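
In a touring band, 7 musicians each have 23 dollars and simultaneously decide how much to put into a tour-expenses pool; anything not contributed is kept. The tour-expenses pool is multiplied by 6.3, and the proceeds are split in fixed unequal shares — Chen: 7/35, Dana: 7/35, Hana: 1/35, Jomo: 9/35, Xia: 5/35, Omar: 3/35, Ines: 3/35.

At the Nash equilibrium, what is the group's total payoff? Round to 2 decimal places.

526.70 dollars

Player j's private return per contributed unit is 6.3 × (j's share). Contributing is weakly dominant for j when that share is at least 1/6.3 = 0.1587, and contributing 0 is dominant otherwise.
The shares above 0.1587 belong to Chen, Dana and Jomo, contributing 23 each; the remaining 4 contribute 0. Total contributed: 69.
The tour-expenses pool pays out 6.3 × 69 = 434.70 in total (split across the unequal shares, but the aggregate is all that matters for the group sum).
The 4 free-riders keep 23 each, adding 92. Group total = 92 + 434.70 = 526.70.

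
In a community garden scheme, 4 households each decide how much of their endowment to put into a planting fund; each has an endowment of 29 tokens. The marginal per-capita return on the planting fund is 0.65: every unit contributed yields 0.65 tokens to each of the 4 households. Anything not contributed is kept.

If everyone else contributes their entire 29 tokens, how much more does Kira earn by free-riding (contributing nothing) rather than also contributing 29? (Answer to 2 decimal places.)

10.15 tokens

Switching from a contribution of 29 to 0 lets Kira keep an extra 29 tokens, but lowers the planting fund by 29, which costs Kira their own share of that drop: 0.65 × 29 = 18.85.
Net gain = 29 − 18.85 = 10.15. The private return per contributed unit (0.65) is below 1, so free-riding is indeed the best response regardless of what the others do.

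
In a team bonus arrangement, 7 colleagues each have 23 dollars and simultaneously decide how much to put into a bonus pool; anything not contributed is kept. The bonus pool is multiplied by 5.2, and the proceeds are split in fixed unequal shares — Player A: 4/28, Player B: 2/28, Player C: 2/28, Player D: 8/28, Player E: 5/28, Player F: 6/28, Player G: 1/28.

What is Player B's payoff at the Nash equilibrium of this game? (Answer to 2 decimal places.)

40.09 dollars

For player j, contributing a unit is worthwhile iff 5.2 × (j's share) ≥ 1, i.e. iff j's share is at least 0.1923.
Player D and Player F are above the threshold, contributing 23 each; the remaining 5 contribute 0. Total contributed: 46.
Player B keeps 23 and receives 5.2 × 46 × 2/28 = 17.09 from the bonus pool, for a payoff of 40.09.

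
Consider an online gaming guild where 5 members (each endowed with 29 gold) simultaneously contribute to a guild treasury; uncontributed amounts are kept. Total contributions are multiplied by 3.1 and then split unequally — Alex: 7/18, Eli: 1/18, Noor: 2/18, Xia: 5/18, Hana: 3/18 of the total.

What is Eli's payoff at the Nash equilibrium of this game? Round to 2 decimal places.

33.99 gold

For player j, contributing a unit is worthwhile iff 3.1 × (j's share) ≥ 1, i.e. iff j's share is at least 0.3226.
Alex alone (share 7/18) is above the threshold, contributing 29; the remaining 4 contribute 0. Total contributed: 29.
Eli keeps 29 and receives 3.1 × 29 × 1/18 = 4.99 from the guild treasury, for a payoff of 33.99.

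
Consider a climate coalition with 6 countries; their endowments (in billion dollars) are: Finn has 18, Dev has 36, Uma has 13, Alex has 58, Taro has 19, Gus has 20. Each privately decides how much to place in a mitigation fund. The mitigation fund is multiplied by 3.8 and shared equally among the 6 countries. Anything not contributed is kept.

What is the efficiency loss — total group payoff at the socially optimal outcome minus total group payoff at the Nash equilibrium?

The private return per contributed unit is 3.8/6 = 0.6333 < 1 for every player regardless of endowment, so the Nash equilibrium is zero contribution and the group total is Σ E_j = 18 + 36 + 13 + 58 + 19 + 20 = 164.
Each contributed unit returns 3.800 to the group, so the social optimum is full contribution by everyone: group total = 3.800 × 164 = 623.20.
Efficiency loss = (3.800 − 1) × 164 = 459.20.

459.20 billion dollars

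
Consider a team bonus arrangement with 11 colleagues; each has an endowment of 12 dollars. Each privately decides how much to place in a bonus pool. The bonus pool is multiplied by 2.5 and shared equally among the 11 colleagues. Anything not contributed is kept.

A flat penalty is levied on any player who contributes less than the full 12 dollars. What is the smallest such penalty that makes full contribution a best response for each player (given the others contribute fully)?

Given the others contribute fully, the best deviation is to contribute 0 (any partial contribution still incurs the fine and gives up units whose private return 0.2273 is below 1).
Deviating from 12 to 0 saves 12 dollars but forfeits the deviator's share of the drop in the bonus pool: 2.5/11 × 12 = 2.73.
So the deviation gain is 12 − 2.73 = 9.27, and the fine must be at least 9.27 dollars to wipe it out.

9.27 dollars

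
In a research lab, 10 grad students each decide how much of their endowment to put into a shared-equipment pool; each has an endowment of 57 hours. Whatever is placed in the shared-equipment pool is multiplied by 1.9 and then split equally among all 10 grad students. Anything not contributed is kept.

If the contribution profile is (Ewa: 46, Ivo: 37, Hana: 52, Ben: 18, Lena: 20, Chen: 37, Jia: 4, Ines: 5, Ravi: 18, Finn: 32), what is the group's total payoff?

Total contributed: 46 + 37 + 52 + 18 + 20 + 37 + 4 + 5 + 18 + 32 = 269; total kept: 10 × 57 − 269 = 301.
The shared-equipment pool pays out 1.9 × 269 = 511.10 in aggregate.
Group total = 301 + 511.10 = 812.10.

812.10 hours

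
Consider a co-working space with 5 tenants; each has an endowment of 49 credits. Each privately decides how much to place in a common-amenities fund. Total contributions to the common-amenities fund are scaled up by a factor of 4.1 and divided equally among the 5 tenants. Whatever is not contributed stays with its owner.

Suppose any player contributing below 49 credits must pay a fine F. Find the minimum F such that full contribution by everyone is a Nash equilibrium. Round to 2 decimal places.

8.82 credits

Given the others contribute fully, the best deviation is to contribute 0 (any partial contribution still incurs the fine and gives up units whose private return 0.8200 is below 1).
Deviating from 49 to 0 saves 49 credits but forfeits the deviator's share of the drop in the common-amenities fund: 4.1/5 × 49 = 40.18.
So the deviation gain is 49 − 40.18 = 8.82, and the fine must be at least 8.82 credits to wipe it out.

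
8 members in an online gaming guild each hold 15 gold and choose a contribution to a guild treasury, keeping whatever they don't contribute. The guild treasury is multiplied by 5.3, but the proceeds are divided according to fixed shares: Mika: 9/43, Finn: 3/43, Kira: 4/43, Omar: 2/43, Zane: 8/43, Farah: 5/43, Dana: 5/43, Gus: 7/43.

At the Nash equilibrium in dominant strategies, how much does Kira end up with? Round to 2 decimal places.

22.40 gold

For player j, contributing a unit is worthwhile iff 5.3 × (j's share) ≥ 1, i.e. iff j's share is at least 0.1887.
The only share above 0.1887 is Mika's 9/43, contributing 15; the remaining 7 contribute 0. Total contributed: 15.
Kira keeps 15 and receives 5.3 × 15 × 4/43 = 7.40 from the guild treasury, for a payoff of 22.40.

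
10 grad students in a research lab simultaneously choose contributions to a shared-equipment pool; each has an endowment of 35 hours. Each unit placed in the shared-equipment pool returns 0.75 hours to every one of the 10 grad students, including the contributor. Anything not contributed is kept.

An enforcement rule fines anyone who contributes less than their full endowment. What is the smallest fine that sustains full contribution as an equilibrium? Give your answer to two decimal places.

8.75 hours

Given the others contribute fully, the best deviation is to contribute 0 (any partial contribution still incurs the fine and gives up units whose private return 0.75 is below 1).
Deviating from 35 to 0 saves 35 hours but forfeits the deviator's share of the drop in the shared-equipment pool: 0.75 × 35 = 26.25.
So the deviation gain is 35 − 26.25 = 8.75, and the fine must be at least 8.75 hours to wipe it out.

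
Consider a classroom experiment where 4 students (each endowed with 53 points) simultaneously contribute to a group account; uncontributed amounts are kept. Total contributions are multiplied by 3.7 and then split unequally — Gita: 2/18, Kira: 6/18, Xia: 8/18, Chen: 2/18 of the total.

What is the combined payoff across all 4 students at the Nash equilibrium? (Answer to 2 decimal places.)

Each unit j contributes comes back to j as 3.7 × (j's share), so j prefers to contribute only if that share exceeds 1/3.7 = 0.2703; otherwise keeping the unit dominates.
The shares above 0.2703 belong to Kira and Xia, contributing 53 each; the remaining 2 contribute 0. Total contributed: 106.
The group account pays out 3.7 × 106 = 392.20 in total (split across the unequal shares, but the aggregate is all that matters for the group sum).
The 2 free-riders keep 53 each, adding 106. Group total = 106 + 392.20 = 498.20.

498.20 points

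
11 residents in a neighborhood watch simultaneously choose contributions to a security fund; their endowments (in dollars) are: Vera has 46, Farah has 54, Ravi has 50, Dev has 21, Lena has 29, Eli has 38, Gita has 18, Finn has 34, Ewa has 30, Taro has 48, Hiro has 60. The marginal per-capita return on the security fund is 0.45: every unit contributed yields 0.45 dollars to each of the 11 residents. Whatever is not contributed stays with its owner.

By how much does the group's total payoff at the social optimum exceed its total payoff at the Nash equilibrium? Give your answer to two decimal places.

1690.60 dollars

The private return per contributed unit is 0.45 < 1 for everyone, so the Nash equilibrium is zero contribution and the group total is Σ E_j = 46 + 54 + 50 + 21 + 29 + 38 + 18 + 34 + 30 + 48 + 60 = 428.
Each contributed unit returns 4.950 to the group, so the social optimum is full contribution by everyone: group total = 4.950 × 428 = 2118.60.
Efficiency loss = (4.950 − 1) × 428 = 1690.60.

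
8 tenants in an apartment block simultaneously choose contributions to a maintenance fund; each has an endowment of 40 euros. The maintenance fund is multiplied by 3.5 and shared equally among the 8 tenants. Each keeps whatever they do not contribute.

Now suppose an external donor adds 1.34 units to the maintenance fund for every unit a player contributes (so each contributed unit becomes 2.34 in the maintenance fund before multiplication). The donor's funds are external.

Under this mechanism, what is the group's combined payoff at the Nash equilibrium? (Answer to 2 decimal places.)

The effective private return per unit is now 3.5 × 2.34 / 8 = 1.0238 > 1, so every player's dominant strategy flips to full contribution.
At the Nash equilibrium everyone contributes 40. Group total payoff = 3.5 × 2.34 × 320 = 2620.80.

2620.80 euros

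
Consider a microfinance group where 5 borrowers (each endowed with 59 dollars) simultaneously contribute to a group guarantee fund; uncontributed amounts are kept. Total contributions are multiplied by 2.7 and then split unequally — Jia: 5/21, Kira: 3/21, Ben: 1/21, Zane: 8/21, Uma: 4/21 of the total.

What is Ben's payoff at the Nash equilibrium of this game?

A player with share s gets back 2.7·s per unit contributed, so full contribution is dominant for anyone with s > 1/2.7 = 0.3704 and zero contribution is dominant for anyone below.
The only share above 0.3704 is Zane's 8/21, contributing 59; the remaining 4 contribute 0. Total contributed: 59.
Ben keeps 59 and receives 2.7 × 59 × 1/21 = 7.59 from the group guarantee fund, for a payoff of 66.59.

66.59 dollars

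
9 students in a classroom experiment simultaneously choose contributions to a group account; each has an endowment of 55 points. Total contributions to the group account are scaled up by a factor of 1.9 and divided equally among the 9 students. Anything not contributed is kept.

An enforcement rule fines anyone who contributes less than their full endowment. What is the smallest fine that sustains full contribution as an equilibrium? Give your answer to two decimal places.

43.39 points

Given the others contribute fully, the best deviation is to contribute 0 (any partial contribution still incurs the fine and gives up units whose private return 0.2111 is below 1).
Deviating from 55 to 0 saves 55 points but forfeits the deviator's share of the drop in the group account: 1.9/9 × 55 = 11.61.
So the deviation gain is 55 − 11.61 = 43.39, and the fine must be at least 43.39 points to wipe it out.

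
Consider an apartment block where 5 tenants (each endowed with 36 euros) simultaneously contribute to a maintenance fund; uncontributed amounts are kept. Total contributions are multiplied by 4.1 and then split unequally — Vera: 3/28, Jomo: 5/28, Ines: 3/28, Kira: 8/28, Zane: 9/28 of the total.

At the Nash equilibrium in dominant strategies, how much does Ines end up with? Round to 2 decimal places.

Player j's private return per contributed unit is 4.1 × (j's share). Contributing is weakly dominant for j when that share is at least 1/4.1 = 0.2439, and contributing 0 is dominant otherwise.
Kira and Zane are above the threshold, contributing 36 each; the remaining 3 contribute 0. Total contributed: 72.
Ines keeps 36 and receives 4.1 × 72 × 3/28 = 31.63 from the maintenance fund, for a payoff of 67.63.

67.63 euros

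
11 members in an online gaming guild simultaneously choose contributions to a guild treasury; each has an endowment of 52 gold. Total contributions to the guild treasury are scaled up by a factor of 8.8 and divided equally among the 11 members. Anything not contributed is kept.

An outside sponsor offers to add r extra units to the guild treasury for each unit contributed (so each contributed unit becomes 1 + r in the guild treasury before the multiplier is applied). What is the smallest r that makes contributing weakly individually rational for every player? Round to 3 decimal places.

0.250

With matching at rate r, one contributed unit becomes (1 + r) in the guild treasury and returns 8.8 × (1 + r) / 11 to the contributor.
Setting this equal to 1: 1 + r = 11/8.8 = 1.2500.
So the minimum matching rate is r = 1.2500 − 1 = 0.250.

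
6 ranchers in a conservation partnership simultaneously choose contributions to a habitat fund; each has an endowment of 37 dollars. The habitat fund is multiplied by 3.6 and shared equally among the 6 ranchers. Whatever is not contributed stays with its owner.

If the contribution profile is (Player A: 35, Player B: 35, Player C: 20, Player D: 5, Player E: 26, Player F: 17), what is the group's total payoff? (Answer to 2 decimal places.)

Total contributed: 35 + 35 + 20 + 5 + 26 + 17 = 138; total kept: 6 × 37 − 138 = 84.
The habitat fund pays out 3.6 × 138 = 496.80 in aggregate.
Group total = 84 + 496.80 = 580.80.

580.80 dollars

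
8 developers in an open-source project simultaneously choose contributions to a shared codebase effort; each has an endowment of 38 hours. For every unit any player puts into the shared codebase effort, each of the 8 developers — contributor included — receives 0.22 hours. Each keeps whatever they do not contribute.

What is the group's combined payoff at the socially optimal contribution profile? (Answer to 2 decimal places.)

Each contributed unit returns 1.760 to the group as a whole (0.22 to each of 8 players), which exceeds 1, so the social optimum is full contribution: group total = 1.760 × 304 = 535.04.

535.04 hours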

Exercise prompt:
From the data, list each line in which the string "stays" appears.

Output of the task:
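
Consider a co-working space with 5 tenants; each has an endowment of 49 credits. Each privately decides how much to place in a common-amenities fund. Total contributions to the common-amenities fund are scaled up by a factor of 4.1 and divided equally among the 5 tenants. Whatever is not contributed stays with its owner.
11 residents in a neighborhood watch simultaneously choose contributions to a security fund; their endowments (in dollars) are: Vera has 46, Farah has 54, Ravi has 50, Dev has 21, Lena has 29, Eli has 38, Gita has 18, Finn has 34, Ewa has 30, Taro has 48, Hiro has 60. The marginal per-capita return on the security fund is 0.45: every unit contributed yields 0.45 dollars to each of the 11 residents. Whatever is not contributed stays with its owner.
6 ranchers in a conservation partnership simultaneously choose contributions to a habitat fund; each has an endowment of 37 dollars. The habitat fund is multiplied by 3.6 and shared equally among the 6 ranchers. Whatever is not contributed stays with its owner.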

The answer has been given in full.